■ **AIM OF THE TASK**
No line before the one containing "- melting temperature between 67°C" is to be output; retype exactly that line and all lines that follow it to the end of the records.

■ **EXERCISE INPUTS**
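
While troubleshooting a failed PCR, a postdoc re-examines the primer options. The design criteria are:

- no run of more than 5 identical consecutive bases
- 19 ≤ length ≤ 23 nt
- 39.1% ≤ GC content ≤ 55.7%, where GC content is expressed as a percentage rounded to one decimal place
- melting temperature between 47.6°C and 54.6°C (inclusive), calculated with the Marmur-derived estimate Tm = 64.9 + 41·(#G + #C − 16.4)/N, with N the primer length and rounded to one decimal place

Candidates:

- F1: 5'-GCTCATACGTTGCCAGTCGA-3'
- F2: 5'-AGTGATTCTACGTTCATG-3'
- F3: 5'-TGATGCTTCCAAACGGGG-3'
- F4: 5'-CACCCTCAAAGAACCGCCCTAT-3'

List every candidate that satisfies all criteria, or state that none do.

F1 only.

F1 (20 nt, A=4 T=5 G=5 C=6): longest run = 2 ✓; length 20 ✓; GC 11/20 = 55.0% ✓; Tm = 64.9 + 41·(11 − 16.4)/20 = 53.8°C ✓ — passes.
F2 (18 nt, A=4 T=7 G=4 C=3): longest run = 2 ✓; length 18, outside 19–23 ✗; GC 7/18 = 38.9%, outside 39.1–55.7% ✗; Tm = 64.9 + 41·(7 − 16.4)/18 = 43.5°C, outside 47.6–54.6°C ✗ — fails.
F3 (18 nt, A=4 T=4 G=6 C=4): longest run = 4 ✓; length 18, outside 19–23 ✗; GC 10/18 = 55.6% ✓; Tm = 64.9 + 41·(10 − 16.4)/18 = 50.3°C ✓ — fails.
F4 (22 nt, A=7 T=3 G=2 C=10): longest run = 3 ✓; length 22 ✓; GC 12/22 = 54.5% ✓; Tm = 64.9 + 41·(12 − 16.4)/22 = 56.7°C, outside 47.6–54.6°C ✗ — fails.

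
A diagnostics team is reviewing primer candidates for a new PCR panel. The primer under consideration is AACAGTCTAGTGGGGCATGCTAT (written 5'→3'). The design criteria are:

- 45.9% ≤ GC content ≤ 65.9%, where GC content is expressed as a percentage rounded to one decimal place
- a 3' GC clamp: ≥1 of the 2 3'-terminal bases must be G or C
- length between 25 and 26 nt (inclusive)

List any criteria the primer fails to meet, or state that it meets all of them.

Base counts: A=6, T=6, G=7, C=4 (length 23).
GC content: GC 11/23 = 47.8% ✓
GC clamp: 3' end AT has 0 G/C, need ≥1 ✗
length: length 23, outside 25–26 ✗

Fails: GC clamp, length.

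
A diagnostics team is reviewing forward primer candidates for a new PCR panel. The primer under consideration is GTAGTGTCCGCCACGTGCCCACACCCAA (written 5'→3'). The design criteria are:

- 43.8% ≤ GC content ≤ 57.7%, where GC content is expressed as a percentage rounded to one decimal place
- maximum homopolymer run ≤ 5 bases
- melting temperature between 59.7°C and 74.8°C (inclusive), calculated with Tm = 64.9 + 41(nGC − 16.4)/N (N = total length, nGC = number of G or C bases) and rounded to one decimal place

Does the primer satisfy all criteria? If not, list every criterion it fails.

Base counts: A=6, T=4, G=6, C=12 (length 28).
GC content: GC 18/28 = 64.3%, outside 43.8–57.7% ✗
homopolymer run: longest run = 3 ✓
Tm: Tm = 64.9 + 41·(18 − 16.4)/28 = 67.2°C ✓

Fails: GC content.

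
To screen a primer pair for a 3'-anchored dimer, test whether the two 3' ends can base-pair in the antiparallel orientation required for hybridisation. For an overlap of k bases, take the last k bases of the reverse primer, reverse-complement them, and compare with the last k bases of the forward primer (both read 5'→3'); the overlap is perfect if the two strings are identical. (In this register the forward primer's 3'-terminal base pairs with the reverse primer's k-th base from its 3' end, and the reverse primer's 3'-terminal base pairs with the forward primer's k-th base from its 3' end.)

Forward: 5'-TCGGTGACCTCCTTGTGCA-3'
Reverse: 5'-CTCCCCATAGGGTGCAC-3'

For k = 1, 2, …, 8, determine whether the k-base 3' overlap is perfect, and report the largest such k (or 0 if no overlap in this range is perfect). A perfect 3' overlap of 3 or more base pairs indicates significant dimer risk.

Last 8 bases (5'→3') — forward …CTTGTGCA, reverse …GGGTGCAC.
Reverse complement of the reverse primer's last 8 bases: GTGCACCC; its first k bases are the reverse complement of the reverse primer's last k bases, so a perfect k-base overlap needs the forward primer's last k bases to equal them.
Comparing (forward last k vs required): k=1: A vs G ✗; k=2: CA vs GT ✗; k=3: GCA vs GTG ✗; k=4: TGCA vs GTGC ✗; k=5: GTGCA vs GTGCA ✓; k=6: TGTGCA vs GTGCAC ✗; k=7: TTGTGCA vs GTGCACC ✗; k=8: CTTGTGCA vs GTGCACCC ✗.
Only k = 5 is perfect, so the longest perfect 3' overlap is 5.

Longest perfect overlap: 5 complementary base pairs; significant dimer risk (threshold 3).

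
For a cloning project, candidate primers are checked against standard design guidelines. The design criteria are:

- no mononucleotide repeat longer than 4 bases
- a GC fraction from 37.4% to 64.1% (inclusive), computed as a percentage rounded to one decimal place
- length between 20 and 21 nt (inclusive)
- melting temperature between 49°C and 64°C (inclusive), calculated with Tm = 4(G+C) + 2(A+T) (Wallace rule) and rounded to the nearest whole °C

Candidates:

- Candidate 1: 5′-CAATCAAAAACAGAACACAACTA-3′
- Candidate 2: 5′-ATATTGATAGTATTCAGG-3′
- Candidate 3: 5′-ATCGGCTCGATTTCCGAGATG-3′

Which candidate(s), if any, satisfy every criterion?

Candidate 1 (23 nt, A=14 T=2 G=1 C=6): longest run = 5, exceeds 4 ✗; GC 7/23 = 30.4%, outside 37.4–64.1% ✗; length 23, outside 20–21 ✗; Tm = 2·16 + 4·7 = 60°C ✓ — fails.
Candidate 2 (18 nt, A=6 T=7 G=4 C=1): longest run = 2 ✓; GC 5/18 = 27.8%, outside 37.4–64.1% ✗; length 18, outside 20–21 ✗; Tm = 2·13 + 4·5 = 46°C, outside 49–64°C ✗ — fails.
Candidate 3 (21 nt, A=4 T=6 G=6 C=5): longest run = 3 ✓; GC 11/21 = 52.4% ✓; length 21 ✓; Tm = 2·10 + 4·11 = 64°C ✓ — passes.

Candidate 3 only.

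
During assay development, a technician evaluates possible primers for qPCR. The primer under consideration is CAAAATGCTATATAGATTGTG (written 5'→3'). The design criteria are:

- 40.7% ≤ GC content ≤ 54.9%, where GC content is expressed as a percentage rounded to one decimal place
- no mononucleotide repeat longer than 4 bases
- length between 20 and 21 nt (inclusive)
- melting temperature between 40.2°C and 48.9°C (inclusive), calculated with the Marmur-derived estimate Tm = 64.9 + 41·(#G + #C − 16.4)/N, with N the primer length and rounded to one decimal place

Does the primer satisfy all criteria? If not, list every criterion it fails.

Fails: GC content.

Base counts: A=8, T=7, G=4, C=2 (length 21).
GC content: GC 6/21 = 28.6%, outside 40.7–54.9% ✗
homopolymer run: longest run = 4 ✓
length: length 21 ✓
Tm: Tm = 64.9 + 41·(6 − 16.4)/21 = 44.6°C ✓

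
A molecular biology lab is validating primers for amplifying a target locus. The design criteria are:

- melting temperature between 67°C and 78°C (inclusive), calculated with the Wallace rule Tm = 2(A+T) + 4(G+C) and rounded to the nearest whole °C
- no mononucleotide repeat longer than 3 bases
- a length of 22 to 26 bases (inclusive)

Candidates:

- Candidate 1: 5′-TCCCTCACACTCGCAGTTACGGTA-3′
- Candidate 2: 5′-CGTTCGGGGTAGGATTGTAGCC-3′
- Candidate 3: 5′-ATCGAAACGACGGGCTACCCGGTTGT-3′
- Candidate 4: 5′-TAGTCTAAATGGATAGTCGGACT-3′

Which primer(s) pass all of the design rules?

Candidate 1 only.

Candidate 1 (24 nt, A=5 T=6 G=4 C=9): Tm = 2·11 + 4·13 = 74°C ✓; longest run = 3 ✓; length 24 ✓ — passes.
Candidate 2 (22 nt, A=3 T=6 G=9 C=4): Tm = 2·9 + 4·13 = 70°C ✓; longest run = 4, exceeds 3 ✗; length 22 ✓ — fails.
Candidate 3 (26 nt, A=6 T=5 G=8 C=7): Tm = 2·11 + 4·15 = 82°C, outside 67–78°C ✗; longest run = 3 ✓; length 26 ✓ — fails.
Candidate 4 (23 nt, A=7 T=7 G=6 C=3): Tm = 2·14 + 4·9 = 64°C, outside 67–78°C ✗; longest run = 3 ✓; length 23 ✓ — fails.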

■ **ANSWER TO THE PROBLEM**
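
- melting temperature between 67°C and 78°C (inclusive), calculated with the Wallace rule Tm = 2(A+T) + 4(G+C) and rounded to the nearest whole °C
- no mononucleotide repeat longer than 3 bases
- a length of 22 to 26 bases (inclusive)

Candidates:

- Candidate 1: 5′-TCCCTCACACTCGCAGTTACGGTA-3′
- Candidate 2: 5′-CGTTCGGGGTAGGATTGTAGCC-3′
- Candidate 3: 5′-ATCGAAACGACGGGCTACCCGGTTGT-3′
- Candidate 4: 5′-TAGTCTAAATGGATAGTCGGACT-3′

Which primer(s) pass all of the design rules?

Candidate 1 only.

Candidate 1 (24 nt, A=5 T=6 G=4 C=9): Tm = 2·11 + 4·13 = 74°C ✓; longest run = 3 ✓; length 24 ✓ — passes.
Candidate 2 (22 nt, A=3 T=6 G=9 C=4): Tm = 2·9 + 4·13 = 70°C ✓; longest run = 4, exceeds 3 ✗; length 22 ✓ — fails.
Candidate 3 (26 nt, A=6 T=5 G=8 C=7): Tm = 2·11 + 4·15 = 82°C, outside 67–78°C ✗; longest run = 3 ✓; length 26 ✓ — fails.
Candidate 4 (23 nt, A=7 T=7 G=6 C=3): Tm = 2·14 + 4·9 = 64°C, outside 67–78°C ✗; longest run = 3 ✓; length 23 ✓ — fails.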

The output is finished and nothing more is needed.